**Exercise requirements**: Copy out each line of the entries where the word "Three" is present.

-----

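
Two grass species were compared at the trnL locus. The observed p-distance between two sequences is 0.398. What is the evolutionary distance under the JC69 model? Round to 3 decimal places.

0.567

d = −(3/4) ln(1 − 4p/3) = −0.75 ln(1 − 0.530667) = −0.75 ln(0.469333)
  = −0.75 × (-0.756443) = 0.567332 substitutions/site.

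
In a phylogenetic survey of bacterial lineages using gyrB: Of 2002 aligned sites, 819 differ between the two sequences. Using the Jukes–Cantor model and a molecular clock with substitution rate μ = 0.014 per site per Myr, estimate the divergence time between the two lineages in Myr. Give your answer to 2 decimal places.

21.12

p = 819/2002 ≈ 0.409091.
d = −(3/4) ln(1 − 4p/3) = −0.75 ln(1 − 0.545455) = −0.75 ln(0.454545)
  = −0.75 × (-0.788458) = 0.591344 substitutions/site.
Under a molecular clock d = 2μt, so t = d/(2μ) = 0.591344 / (2 × 0.014) = 21.12 Myr.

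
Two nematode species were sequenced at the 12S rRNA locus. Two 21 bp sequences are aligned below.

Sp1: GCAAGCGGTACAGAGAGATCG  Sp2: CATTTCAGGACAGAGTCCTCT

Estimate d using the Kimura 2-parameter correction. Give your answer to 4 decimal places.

1.1848

Of 21 sites, 1 differences are transitions and 10 are transversions, so P = 1/21 ≈ 0.047619 and Q = 10/21 ≈ 0.47619.
Under the Kimura two-parameter model, d = −½ ln(1 − 2P − Q) − ¼ ln(1 − 2Q).
1 − 2P − Q = 0.428572, giving −½ ln(0.428572) = 0.423648.
1 − 2Q = 0.04762, giving −¼ ln(0.04762) = 0.761126.
d = 0.423648 + 0.761126 = 1.184774.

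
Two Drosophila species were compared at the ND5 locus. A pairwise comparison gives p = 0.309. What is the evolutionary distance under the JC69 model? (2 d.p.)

d = −(3/4) ln(1 − 4p/3) = −0.75 ln(1 − 0.412) = −0.75 ln(0.588)
  = −0.75 × (-0.531028) = 0.398271 substitutions/site.

0.40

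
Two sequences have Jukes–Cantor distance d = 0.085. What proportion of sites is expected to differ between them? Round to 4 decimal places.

0.0804

p = (3/4)(1 − e^(−4d/3)) = 0.75 × (1 − e^(-0.113333)) = 0.75 × (1 − 0.892853) = 0.080360.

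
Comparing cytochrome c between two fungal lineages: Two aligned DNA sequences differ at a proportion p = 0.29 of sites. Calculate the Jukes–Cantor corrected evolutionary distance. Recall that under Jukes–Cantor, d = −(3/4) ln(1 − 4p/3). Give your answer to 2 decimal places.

0.37

d = −(3/4) ln(1 − 4p/3) = −0.75 ln(1 − 0.386667) = −0.75 ln(0.613333)
  = −0.75 × (-0.488847) = 0.366635 substitutions/site.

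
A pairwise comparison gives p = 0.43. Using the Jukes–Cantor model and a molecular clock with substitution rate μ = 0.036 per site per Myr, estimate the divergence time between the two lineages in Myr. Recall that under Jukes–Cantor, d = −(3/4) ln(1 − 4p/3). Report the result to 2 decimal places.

d = −(3/4) ln(1 − 4p/3) = −0.75 ln(1 − 0.573333) = −0.75 ln(0.426667)
  = −0.75 × (-0.851751) = 0.638813 substitutions/site.
Under a molecular clock d = 2μt, so t = d/(2μ) = 0.638813 / (2 × 0.036) = 8.87 Myr.

8.87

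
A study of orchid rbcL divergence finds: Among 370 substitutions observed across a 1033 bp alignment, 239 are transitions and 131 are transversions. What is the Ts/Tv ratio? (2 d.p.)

1.82

R = 239/131 = 1.824427… ≈ 1.82 (to 2 d.p.).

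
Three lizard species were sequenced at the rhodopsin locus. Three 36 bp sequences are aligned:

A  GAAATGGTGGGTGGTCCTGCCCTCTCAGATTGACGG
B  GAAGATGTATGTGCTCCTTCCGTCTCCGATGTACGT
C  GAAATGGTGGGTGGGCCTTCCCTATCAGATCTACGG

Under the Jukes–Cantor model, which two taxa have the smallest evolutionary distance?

A and C

A–B: 12/36 differ, p = 0.333, d = 0.441.
A–C: 5/36 differ, p = 0.139, d = 0.154.
B–C: 12/36 differ, p = 0.333, d = 0.441.
The smallest distance is between A and C.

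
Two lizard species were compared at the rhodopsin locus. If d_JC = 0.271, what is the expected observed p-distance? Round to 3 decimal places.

0.227

p = (3/4)(1 − e^(−4d/3)) = 0.75 × (1 − e^(-0.361333)) = 0.75 × (1 − 0.696747) = 0.227440.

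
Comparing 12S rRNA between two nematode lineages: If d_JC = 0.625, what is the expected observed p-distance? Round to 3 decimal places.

p = (3/4)(1 − e^(−4d/3)) = 0.75 × (1 − e^(-0.833333)) = 0.75 × (1 − 0.434598) = 0.424052.

0.424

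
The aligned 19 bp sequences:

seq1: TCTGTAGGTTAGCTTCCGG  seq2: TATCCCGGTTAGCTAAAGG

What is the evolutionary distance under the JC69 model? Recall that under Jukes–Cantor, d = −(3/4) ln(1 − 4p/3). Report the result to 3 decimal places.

0.507

The sequences differ at 7 of 19 sites (2, 4, 5, 6, 15, 16, 17), so p = 7/19 ≈ 0.368421.
d = −(3/4) ln(1 − 4p/3) = −0.75 ln(1 − 0.491228) = −0.75 ln(0.508772)
  = −0.75 × (-0.675755) = 0.506816 substitutions/site.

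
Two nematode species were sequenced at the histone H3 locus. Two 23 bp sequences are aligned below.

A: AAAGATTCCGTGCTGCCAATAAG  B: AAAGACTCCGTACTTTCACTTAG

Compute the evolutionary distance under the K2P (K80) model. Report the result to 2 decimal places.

Of 23 sites, 3 differences are transitions and 3 are transversions, so P = 3/23 ≈ 0.130435 and Q = 3/23 ≈ 0.130435.
Under the Kimura two-parameter model, d = −½ ln(1 − 2P − Q) − ¼ ln(1 − 2Q).
1 − 2P − Q = 0.608695, giving −½ ln(0.608695) = 0.248219.
1 − 2Q = 0.73913, giving −¼ ln(0.73913) = 0.075570.
d = 0.248219 + 0.075570 = 0.323789.

0.32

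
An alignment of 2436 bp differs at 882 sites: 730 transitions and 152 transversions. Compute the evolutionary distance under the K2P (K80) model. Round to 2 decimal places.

P = 730/2436 ≈ 0.299672 and Q = 152/2436 ≈ 0.062397.
Under the Kimura two-parameter model, d = −½ ln(1 − 2P − Q) − ¼ ln(1 − 2Q).
1 − 2P − Q = 0.338259, giving −½ ln(0.338259) = 0.541972.
1 − 2Q = 0.875206, giving −¼ ln(0.875206) = 0.033324.
d = 0.541972 + 0.033324 = 0.575296.

0.58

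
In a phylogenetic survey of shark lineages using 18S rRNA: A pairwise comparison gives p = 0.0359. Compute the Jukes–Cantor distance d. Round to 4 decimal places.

d = −(3/4) ln(1 − 4p/3) = −0.75 ln(1 − 0.047867) = −0.75 ln(0.952133)
  = −0.75 × (-0.049051) = 0.036788 substitutions/site.

0.0368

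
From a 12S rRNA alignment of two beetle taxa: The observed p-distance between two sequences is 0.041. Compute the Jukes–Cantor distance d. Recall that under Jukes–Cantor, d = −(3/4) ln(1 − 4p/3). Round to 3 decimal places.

0.042

d = −(3/4) ln(1 − 4p/3) = −0.75 ln(1 − 0.054667) = −0.75 ln(0.945333)
  = −0.75 × (-0.056218) = 0.042164 substitutions/site.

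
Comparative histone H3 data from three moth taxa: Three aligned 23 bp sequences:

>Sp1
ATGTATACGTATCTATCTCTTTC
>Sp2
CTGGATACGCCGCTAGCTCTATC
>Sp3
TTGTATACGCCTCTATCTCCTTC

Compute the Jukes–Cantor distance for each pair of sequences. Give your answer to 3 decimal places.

d(Sp1,Sp2) = 0.390, d(Sp1,Sp3) = 0.198, d(Sp2,Sp3) = 0.321

Sp1–Sp2: 7/23 sites differ → p ≈ 0.304348, d = −0.75 ln(1 − 0.405797) = 0.390401 ≈ 0.390.
Sp1–Sp3: 4/23 sites differ → p ≈ 0.173913, d = −0.75 ln(1 − 0.231884) = 0.197861 ≈ 0.198.
Sp2–Sp3: 6/23 sites differ → p ≈ 0.26087, d = −0.75 ln(1 − 0.347827) = 0.320584 ≈ 0.321.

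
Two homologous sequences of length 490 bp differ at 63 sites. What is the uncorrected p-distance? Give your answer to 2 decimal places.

0.13

p = 63/490 = 0.128571… ≈ 0.13 (to 2 d.p.).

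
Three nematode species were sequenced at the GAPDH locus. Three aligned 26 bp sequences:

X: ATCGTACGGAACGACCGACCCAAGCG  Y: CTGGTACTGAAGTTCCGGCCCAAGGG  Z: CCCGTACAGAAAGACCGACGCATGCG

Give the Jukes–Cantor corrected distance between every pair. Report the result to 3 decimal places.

d(X,Y) = 0.396, d(X,Z) = 0.276, d(Y,Z) = 0.539

X–Y: 8/26 sites differ → p ≈ 0.307692, d = −0.75 ln(1 − 0.410256) = 0.396050 ≈ 0.396.
X–Z: 6/26 sites differ → p ≈ 0.230769, d = −0.75 ln(1 − 0.307692) = 0.275793 ≈ 0.276.
Y–Z: 10/26 sites differ → p ≈ 0.384615, d = −0.75 ln(1 − 0.51282) = 0.539341 ≈ 0.539.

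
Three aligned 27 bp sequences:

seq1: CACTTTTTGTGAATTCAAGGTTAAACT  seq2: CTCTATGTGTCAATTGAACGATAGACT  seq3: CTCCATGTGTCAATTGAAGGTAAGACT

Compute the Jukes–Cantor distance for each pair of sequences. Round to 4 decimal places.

d(seq1,seq2) = 0.3770, d(seq1,seq3) = 0.3770, d(seq2,seq3) = 0.1650

seq1–seq2: 8/27 sites differ → p ≈ 0.296296, d = −0.75 ln(1 − 0.395061) = 0.376971 ≈ 0.3770.
seq1–seq3: 8/27 sites differ → p ≈ 0.296296, d = −0.75 ln(1 − 0.395061) = 0.376971 ≈ 0.3770.
seq2–seq3: 4/27 sites differ → p ≈ 0.148148, d = −0.75 ln(1 − 0.197531) = 0.165047 ≈ 0.1650.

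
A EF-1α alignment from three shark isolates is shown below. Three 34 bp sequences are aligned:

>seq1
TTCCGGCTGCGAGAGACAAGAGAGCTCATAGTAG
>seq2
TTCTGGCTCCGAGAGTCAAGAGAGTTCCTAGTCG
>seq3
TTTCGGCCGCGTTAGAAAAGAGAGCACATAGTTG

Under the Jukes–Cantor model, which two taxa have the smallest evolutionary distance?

seq1 and seq2

seq1–seq2: 6/34 differ, p = 0.176, d = 0.201.
seq1–seq3: 7/34 differ, p = 0.206, d = 0.241.
seq2–seq3: 12/34 differ, p = 0.353, d = 0.477.
The smallest distance is between seq1 and seq2.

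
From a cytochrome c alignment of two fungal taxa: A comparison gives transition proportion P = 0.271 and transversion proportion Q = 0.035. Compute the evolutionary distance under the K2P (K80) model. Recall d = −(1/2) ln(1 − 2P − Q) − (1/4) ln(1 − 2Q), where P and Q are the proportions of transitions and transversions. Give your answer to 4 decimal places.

0.4483

Under the Kimura two-parameter model, d = −½ ln(1 − 2P − Q) − ¼ ln(1 − 2Q).
1 − 2P − Q = 0.423, giving −½ ln(0.423) = 0.430192.
1 − 2Q = 0.93, giving −¼ ln(0.93) = 0.018143.
d = 0.430192 + 0.018143 = 0.448335.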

-----

**Solution to this task**:
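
Three lizard species were sequenced at the rhodopsin locus. Three 36 bp sequences are aligned:
Comparative histone H3 data from three moth taxa: Three aligned 23 bp sequences:
Three nematode species were sequenced at the GAPDH locus. Three aligned 26 bp sequences:
Three aligned 27 bp sequences:
A EF-1α alignment from three shark isolates is shown below. Three 34 bp sequences are aligned: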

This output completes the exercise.